WHAT TO WORK ON.
Which lines in the data below contain the string "Interior"? Show each one.

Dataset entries
^^^^^^^^

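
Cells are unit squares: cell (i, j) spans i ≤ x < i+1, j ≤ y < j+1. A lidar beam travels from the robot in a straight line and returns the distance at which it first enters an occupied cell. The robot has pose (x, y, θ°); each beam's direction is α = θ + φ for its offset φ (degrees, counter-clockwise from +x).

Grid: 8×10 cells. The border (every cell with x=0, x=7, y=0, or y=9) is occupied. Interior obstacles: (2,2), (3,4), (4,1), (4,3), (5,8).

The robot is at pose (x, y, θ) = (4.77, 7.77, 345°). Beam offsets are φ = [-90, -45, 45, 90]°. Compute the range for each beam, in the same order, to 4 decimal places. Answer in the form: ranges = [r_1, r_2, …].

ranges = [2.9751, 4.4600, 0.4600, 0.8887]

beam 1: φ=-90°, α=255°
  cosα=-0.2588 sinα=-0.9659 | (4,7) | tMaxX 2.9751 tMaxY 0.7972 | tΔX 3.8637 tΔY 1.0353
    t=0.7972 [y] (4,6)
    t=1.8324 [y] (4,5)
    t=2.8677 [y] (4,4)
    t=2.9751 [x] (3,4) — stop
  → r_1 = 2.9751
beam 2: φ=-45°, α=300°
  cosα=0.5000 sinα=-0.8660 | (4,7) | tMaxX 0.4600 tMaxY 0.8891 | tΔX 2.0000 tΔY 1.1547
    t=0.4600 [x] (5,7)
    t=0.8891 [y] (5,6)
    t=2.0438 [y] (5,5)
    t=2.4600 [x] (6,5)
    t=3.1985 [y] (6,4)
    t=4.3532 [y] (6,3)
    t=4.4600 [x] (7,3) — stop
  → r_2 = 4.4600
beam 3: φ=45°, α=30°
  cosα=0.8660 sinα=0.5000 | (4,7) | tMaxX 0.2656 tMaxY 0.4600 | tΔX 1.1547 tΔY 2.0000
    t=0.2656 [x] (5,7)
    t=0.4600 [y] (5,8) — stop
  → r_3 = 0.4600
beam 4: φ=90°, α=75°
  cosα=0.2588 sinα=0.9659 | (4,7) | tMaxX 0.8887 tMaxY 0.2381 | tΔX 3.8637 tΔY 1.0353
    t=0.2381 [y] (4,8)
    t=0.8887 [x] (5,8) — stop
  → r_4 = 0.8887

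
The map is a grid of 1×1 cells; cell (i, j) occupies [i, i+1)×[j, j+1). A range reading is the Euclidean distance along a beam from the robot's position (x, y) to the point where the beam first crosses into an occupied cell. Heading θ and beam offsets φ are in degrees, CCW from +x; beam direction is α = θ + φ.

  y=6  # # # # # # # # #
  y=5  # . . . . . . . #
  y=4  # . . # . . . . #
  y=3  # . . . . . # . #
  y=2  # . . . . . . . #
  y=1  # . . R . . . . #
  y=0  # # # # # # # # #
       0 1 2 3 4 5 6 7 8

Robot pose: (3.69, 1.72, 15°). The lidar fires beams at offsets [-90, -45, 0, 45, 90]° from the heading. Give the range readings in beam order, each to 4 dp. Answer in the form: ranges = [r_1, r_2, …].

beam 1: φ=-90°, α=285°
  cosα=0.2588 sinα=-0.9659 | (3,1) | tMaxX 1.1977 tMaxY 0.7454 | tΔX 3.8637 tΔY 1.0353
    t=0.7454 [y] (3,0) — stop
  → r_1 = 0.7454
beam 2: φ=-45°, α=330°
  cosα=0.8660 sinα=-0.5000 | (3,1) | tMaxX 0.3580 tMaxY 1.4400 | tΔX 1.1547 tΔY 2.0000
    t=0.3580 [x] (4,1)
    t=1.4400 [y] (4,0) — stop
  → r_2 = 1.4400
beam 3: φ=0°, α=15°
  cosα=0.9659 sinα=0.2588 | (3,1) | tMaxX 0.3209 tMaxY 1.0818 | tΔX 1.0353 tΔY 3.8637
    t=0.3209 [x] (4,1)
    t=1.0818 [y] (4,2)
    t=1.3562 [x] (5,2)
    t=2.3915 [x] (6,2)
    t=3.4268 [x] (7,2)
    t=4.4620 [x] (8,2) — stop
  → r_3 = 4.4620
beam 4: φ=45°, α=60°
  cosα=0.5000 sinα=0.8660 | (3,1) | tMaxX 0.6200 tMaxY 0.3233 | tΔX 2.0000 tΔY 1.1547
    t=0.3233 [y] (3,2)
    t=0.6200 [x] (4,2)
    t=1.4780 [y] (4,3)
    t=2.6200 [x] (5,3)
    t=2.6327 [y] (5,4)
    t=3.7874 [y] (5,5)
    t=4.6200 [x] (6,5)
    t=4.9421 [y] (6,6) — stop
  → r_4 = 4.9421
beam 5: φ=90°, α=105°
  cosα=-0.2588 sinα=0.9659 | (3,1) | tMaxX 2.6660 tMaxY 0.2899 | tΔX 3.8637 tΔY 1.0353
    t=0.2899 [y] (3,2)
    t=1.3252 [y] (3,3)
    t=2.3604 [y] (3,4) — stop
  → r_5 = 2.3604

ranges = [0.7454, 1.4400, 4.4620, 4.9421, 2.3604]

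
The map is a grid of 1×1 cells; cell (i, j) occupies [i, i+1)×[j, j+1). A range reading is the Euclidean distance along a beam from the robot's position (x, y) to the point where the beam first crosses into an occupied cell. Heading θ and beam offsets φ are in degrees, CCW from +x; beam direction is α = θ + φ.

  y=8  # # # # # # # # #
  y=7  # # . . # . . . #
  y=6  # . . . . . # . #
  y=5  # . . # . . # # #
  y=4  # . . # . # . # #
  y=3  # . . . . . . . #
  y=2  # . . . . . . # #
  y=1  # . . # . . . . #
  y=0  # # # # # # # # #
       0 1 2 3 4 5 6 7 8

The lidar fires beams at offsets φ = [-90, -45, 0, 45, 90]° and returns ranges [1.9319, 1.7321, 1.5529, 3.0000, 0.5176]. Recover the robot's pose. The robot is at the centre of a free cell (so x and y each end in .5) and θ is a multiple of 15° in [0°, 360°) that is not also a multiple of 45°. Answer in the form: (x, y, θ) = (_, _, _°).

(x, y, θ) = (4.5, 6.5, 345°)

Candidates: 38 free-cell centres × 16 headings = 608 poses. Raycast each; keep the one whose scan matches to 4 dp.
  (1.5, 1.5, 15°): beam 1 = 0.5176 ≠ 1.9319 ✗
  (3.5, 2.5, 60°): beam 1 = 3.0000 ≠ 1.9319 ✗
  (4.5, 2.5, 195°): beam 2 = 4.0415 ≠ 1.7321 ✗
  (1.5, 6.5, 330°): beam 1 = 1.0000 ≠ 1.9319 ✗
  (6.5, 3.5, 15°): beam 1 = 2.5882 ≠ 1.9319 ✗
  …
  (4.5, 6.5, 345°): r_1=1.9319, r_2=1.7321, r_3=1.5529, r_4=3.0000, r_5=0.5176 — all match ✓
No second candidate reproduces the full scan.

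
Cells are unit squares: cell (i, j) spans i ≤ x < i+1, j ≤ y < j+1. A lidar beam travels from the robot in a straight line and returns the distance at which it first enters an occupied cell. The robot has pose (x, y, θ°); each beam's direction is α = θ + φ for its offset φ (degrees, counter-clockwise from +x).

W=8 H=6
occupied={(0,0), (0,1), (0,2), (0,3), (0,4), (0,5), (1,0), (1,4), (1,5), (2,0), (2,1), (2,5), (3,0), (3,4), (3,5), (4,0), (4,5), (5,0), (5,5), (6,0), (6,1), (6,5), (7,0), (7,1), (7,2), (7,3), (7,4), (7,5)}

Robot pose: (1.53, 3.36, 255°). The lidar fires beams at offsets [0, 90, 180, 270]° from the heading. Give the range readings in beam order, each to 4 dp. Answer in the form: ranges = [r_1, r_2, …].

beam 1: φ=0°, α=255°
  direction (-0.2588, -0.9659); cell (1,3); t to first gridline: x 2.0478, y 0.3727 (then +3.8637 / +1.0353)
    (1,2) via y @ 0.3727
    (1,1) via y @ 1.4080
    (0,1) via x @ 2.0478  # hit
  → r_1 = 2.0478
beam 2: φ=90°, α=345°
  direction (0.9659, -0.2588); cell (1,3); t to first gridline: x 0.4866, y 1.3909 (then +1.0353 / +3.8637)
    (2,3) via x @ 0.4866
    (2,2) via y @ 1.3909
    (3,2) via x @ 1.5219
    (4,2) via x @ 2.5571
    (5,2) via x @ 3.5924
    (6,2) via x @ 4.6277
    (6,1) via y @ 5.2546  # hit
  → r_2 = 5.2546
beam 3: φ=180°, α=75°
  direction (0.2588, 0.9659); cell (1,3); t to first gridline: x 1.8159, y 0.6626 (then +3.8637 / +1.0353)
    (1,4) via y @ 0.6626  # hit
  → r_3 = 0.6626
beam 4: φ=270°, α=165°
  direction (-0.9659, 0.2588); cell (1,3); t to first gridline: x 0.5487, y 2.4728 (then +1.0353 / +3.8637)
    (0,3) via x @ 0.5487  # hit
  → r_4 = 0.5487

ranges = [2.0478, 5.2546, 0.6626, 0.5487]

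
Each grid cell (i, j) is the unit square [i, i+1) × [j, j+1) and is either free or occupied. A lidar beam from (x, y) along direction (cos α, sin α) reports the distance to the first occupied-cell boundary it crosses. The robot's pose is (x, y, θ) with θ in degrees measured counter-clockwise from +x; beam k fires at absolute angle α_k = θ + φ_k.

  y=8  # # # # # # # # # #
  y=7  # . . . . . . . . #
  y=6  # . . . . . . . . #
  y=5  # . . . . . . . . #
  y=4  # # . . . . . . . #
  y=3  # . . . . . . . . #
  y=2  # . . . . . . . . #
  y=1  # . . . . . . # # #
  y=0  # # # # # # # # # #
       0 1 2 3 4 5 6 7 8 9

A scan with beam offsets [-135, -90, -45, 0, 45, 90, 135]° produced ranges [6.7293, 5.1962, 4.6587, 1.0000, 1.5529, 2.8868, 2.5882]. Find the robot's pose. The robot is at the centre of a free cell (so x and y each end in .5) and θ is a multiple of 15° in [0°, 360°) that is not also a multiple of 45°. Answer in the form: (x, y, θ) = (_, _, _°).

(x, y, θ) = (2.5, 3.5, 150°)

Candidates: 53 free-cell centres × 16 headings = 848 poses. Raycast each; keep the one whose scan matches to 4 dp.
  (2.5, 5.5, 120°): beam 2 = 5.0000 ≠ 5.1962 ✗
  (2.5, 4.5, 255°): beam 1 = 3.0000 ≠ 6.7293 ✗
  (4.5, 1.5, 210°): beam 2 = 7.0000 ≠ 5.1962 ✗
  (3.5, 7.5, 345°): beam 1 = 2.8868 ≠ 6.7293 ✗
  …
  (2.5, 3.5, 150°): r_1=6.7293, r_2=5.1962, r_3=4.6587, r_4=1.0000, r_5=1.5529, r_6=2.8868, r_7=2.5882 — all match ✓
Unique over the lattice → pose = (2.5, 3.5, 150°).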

^^^^^^^^

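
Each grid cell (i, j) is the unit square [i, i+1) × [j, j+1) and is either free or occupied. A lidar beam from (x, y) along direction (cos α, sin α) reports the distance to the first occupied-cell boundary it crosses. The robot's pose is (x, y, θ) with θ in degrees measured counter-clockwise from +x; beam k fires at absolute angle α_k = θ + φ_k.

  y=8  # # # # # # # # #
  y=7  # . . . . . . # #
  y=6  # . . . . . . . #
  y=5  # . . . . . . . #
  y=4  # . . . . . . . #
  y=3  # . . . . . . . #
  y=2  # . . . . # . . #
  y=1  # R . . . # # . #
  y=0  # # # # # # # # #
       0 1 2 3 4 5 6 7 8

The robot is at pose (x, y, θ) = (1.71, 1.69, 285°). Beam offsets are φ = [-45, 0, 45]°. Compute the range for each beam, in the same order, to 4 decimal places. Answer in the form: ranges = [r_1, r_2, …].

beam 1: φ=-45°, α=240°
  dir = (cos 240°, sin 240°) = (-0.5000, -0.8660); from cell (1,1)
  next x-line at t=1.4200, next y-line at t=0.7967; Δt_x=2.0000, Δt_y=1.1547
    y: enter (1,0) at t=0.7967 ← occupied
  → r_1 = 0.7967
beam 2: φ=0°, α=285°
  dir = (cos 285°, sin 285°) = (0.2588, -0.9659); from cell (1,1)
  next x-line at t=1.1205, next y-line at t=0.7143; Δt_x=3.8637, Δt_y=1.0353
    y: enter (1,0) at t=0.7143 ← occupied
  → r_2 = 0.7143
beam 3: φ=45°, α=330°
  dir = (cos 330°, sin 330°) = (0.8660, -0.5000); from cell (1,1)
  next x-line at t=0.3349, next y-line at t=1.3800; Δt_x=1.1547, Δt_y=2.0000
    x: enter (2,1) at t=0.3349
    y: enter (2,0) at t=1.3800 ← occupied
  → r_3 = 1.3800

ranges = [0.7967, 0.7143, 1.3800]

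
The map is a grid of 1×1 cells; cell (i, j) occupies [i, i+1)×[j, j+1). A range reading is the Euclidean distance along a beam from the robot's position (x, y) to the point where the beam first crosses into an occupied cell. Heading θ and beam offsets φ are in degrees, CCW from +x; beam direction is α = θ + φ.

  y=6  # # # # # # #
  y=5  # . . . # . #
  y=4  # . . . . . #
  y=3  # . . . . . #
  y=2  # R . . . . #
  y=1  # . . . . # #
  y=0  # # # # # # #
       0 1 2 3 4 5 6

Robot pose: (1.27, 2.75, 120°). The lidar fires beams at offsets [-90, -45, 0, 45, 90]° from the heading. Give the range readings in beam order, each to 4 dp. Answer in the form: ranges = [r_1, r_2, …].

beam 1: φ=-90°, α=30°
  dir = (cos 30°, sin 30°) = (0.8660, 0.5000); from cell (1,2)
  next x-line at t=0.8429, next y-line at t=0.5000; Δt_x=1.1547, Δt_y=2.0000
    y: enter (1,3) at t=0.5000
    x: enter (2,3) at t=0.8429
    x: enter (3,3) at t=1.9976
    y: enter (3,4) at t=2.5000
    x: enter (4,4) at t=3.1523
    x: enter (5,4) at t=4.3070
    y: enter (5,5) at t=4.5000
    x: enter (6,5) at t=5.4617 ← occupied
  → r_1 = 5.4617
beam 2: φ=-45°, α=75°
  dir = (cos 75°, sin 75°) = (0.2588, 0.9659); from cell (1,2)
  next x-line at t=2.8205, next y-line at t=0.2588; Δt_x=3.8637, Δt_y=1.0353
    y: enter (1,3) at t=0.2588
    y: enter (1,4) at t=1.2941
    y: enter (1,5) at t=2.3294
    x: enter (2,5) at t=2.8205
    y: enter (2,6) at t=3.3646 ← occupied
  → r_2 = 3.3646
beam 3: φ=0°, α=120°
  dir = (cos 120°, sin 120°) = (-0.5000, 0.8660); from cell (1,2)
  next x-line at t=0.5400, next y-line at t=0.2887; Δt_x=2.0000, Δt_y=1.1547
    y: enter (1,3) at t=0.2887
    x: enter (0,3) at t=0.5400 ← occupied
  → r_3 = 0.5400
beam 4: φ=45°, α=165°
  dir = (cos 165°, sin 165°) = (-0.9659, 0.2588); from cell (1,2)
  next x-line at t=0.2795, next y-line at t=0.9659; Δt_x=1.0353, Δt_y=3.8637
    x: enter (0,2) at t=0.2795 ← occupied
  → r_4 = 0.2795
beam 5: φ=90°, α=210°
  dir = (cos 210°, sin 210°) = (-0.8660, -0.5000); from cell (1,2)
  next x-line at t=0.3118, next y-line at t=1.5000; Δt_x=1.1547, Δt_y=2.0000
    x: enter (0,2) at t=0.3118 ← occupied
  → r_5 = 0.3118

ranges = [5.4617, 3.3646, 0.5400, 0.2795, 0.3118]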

^^^^^^^^

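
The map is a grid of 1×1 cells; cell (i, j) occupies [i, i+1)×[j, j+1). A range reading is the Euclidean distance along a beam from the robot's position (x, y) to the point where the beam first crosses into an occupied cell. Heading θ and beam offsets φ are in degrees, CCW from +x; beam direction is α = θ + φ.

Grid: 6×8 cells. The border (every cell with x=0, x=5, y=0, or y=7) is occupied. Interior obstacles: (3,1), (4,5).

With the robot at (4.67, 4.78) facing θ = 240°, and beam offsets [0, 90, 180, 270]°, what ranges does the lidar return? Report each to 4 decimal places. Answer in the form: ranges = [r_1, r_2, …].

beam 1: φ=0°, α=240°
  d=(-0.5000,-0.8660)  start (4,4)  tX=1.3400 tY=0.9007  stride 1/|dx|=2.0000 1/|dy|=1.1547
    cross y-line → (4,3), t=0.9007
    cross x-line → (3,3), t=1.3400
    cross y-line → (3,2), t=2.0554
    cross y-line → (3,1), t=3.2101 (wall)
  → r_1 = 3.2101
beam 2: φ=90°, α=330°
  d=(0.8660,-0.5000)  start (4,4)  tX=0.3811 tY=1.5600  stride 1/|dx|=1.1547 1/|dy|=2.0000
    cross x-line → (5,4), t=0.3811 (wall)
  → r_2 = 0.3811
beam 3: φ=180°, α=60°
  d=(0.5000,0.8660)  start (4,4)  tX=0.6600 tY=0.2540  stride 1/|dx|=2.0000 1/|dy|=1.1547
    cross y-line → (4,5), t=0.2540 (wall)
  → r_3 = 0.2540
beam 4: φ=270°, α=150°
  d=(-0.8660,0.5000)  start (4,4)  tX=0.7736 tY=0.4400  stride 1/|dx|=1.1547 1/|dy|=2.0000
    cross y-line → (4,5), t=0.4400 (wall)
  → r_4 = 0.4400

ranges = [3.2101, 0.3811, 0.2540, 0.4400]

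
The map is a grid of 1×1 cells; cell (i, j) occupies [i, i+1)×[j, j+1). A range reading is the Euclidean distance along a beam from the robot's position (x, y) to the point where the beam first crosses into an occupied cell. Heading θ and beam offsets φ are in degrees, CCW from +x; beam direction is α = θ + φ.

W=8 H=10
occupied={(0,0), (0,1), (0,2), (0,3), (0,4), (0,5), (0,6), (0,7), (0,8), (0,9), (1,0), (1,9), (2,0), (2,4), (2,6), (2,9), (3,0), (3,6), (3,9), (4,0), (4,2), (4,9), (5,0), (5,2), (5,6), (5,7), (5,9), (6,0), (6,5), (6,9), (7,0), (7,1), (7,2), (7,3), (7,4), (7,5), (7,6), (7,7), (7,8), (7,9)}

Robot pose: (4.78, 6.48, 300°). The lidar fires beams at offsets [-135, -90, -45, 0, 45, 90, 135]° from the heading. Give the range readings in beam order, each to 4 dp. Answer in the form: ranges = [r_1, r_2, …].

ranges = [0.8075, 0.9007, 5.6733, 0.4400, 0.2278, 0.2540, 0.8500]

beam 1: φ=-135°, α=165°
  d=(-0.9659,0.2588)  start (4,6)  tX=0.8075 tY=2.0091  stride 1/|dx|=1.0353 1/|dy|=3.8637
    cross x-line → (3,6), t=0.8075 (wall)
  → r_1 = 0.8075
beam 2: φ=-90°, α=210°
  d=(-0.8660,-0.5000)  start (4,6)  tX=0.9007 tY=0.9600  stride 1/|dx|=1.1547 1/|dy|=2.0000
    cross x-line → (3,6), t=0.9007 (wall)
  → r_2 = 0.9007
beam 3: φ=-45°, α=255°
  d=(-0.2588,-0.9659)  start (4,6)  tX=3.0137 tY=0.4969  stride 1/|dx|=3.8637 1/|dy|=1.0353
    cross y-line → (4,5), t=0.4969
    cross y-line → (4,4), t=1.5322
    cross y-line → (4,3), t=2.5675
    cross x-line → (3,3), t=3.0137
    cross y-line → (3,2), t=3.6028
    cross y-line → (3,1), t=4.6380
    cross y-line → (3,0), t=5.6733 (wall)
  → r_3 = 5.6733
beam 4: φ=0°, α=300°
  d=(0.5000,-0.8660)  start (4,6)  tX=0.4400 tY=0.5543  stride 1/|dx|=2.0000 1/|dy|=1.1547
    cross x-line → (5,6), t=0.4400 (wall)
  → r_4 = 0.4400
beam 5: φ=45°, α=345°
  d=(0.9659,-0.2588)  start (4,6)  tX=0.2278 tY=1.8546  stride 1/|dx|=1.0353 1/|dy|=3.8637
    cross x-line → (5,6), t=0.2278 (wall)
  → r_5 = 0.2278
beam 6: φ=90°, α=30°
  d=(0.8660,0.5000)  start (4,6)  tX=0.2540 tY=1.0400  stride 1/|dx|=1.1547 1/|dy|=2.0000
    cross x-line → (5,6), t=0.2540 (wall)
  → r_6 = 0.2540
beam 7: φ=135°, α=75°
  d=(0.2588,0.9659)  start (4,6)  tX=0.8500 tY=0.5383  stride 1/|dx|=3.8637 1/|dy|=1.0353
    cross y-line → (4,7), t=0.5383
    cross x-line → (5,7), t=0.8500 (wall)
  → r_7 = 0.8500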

^^^^^^^^

WRITTEN SOLUTION.
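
Grid: 8×10 cells. The border (every cell with x=0, x=7, y=0, or y=9) is occupied. Interior obstacles: (2,2), (3,4), (4,1), (4,3), (5,8).
Grid: 6×8 cells. The border (every cell with x=0, x=5, y=0, or y=7) is occupied. Interior obstacles: (3,1), (4,5).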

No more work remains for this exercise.